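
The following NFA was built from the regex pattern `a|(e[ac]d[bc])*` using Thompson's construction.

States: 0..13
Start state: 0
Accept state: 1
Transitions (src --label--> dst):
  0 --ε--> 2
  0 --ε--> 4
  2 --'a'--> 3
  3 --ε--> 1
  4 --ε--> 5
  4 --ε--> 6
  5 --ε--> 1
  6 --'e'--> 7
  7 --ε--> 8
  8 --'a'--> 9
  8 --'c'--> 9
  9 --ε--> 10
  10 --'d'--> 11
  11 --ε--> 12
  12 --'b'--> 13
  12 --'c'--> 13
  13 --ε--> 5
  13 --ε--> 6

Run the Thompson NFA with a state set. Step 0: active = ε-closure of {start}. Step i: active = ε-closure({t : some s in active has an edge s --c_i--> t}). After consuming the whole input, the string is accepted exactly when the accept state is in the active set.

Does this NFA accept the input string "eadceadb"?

Answer: ACCEPT

Derivation:
initial (ε-close {0}): {0,1,2,4,5,6}
'e' @ 1: {7,8}
'a' @ 2: {9,10}
'd' @ 3: {11,12}
'c' @ 4: {1,5,6,13}  (accept∈set)
'e' @ 5: {7,8}
'a' @ 6: {9,10}
'd' @ 7: {11,12}
'b' @ 8: {1,5,6,13}  (accept∈set)
end set {1,5,6,13} — state 1 in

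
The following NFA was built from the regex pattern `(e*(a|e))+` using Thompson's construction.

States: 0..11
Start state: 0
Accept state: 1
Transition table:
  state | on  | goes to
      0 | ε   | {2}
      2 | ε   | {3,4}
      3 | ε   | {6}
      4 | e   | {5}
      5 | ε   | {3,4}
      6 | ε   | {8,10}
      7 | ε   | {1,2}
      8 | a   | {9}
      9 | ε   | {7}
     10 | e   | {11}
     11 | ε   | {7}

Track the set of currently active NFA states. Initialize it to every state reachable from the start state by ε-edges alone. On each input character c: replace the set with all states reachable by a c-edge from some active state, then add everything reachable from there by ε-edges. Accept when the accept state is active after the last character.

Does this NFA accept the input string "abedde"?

start: ε-closure({0}) = {0,2,3,4,6,8,10}
'a' @ 1: {1,2,3,4,6,7,8,9,10}  ✓accept
'b' @ 2: {}  — state set empty
rest 'edde' ignored (set empty)
after full input: {}  (accept=1 not in)

Answer: REJECT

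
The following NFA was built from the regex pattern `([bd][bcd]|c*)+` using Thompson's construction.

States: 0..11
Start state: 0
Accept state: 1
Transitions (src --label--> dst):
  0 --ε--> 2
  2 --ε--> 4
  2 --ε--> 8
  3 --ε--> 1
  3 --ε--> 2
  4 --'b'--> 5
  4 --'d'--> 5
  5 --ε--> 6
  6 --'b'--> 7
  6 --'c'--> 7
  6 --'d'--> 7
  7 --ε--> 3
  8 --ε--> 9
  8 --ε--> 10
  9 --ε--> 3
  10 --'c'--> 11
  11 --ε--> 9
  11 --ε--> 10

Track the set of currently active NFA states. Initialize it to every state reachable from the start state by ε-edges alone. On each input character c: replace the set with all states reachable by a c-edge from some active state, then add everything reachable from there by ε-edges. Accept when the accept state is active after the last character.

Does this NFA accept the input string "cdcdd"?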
_ _ _ _ _
== About this task ==
Repeat the data in full, keeping each word exactly as it is.

== Answer box ==
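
The following NFA was built from the regex pattern `a|(e[ac]d[bc])*` using Thompson's construction.

States: 0..13
Start state: 0
Accept state: 1
Transitions (src --label--> dst):
  0 --ε--> 2
  0 --ε--> 4
  2 --'a'--> 3
  3 --ε--> 1
  4 --ε--> 5
  4 --ε--> 6
  5 --ε--> 1
  6 --'e'--> 7
  7 --ε--> 8
  8 --'a'--> 9
  8 --'c'--> 9
  9 --ε--> 10
  10 --'d'--> 11
  11 --ε--> 12
  12 --'b'--> 13
  12 --'c'--> 13
  13 --ε--> 5
  13 --ε--> 6

Run the Thompson NFA with a state set. Step 0: active = ε-closure of {start}. Step i: active = ε-closure({t : some s in active has an edge s --c_i--> t}). After consuming the whole input, the string is accepted exactly when the accept state is in the active set.

Does this NFA accept the input string "eadceadb"?

Answer: ACCEPT

Derivation:
initial (ε-close {0}): {0,1,2,4,5,6}
'e' @ 1: {7,8}
'a' @ 2: {9,10}
'd' @ 3: {11,12}
'c' @ 4: {1,5,6,13}  (accept∈set)
'e' @ 5: {7,8}
'a' @ 6: {9,10}
'd' @ 7: {11,12}
'b' @ 8: {1,5,6,13}  (accept∈set)
end set {1,5,6,13} — state 1 in

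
The following NFA was built from the regex pattern `(e*(a|e))+` using Thompson's construction.

States: 0..11
Start state: 0
Accept state: 1
Transition table:
  state | on  | goes to
      0 | ε   | {2}
      2 | ε   | {3,4}
      3 | ε   | {6}
      4 | e   | {5}
      5 | ε   | {3,4}
      6 | ε   | {8,10}
      7 | ε   | {1,2}
      8 | a   | {9}
      9 | ε   | {7}
     10 | e   | {11}
     11 | ε   | {7}

Track the set of currently active NFA states. Initialize it to every state reachable from the start state by ε-edges alone. On each input character c: replace the set with all states reachable by a c-edge from some active state, then add everything reachable from there by ε-edges. Accept when the accept state is active after the last character.

Does this NFA accept the input string "abedde"?

start: ε-closure({0}) = {0,2,3,4,6,8,10}
'a' @ 1: {1,2,3,4,6,7,8,9,10}  ✓accept
'b' @ 2: {}  — state set empty
rest 'edde' ignored (set empty)
after full input: {}  (accept=1 not in)

Answer: REJECT

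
The following NFA was built from the regex pattern `([bd][bcd]|c*)+` using Thompson's construction.

States: 0..11
Start state: 0
Accept state: 1
Transitions (src --label--> dst):
  0 --ε--> 2
  2 --ε--> 4
  2 --ε--> 8
  3 --ε--> 1
  3 --ε--> 2
  4 --'b'--> 5
  4 --'d'--> 5
  5 --ε--> 6
  6 --'b'--> 7
  6 --'c'--> 7
  6 --'d'--> 7
  7 --ε--> 3
  8 --ε--> 9
  8 --ε--> 10
  9 --ε--> 3
  10 --'c'--> 11
  11 --ε--> 9
  11 --ε--> 10

Track the set of currently active NFA states. Initialize it to every state reachable from the start state by ε-edges alone. On each input character c: replace the set with all states reachable by a c-edge from some active state, then add everything reachable from there by ε-edges. Accept when the accept state is active after the last character.

Does this NFA accept the input string "cdcdd"?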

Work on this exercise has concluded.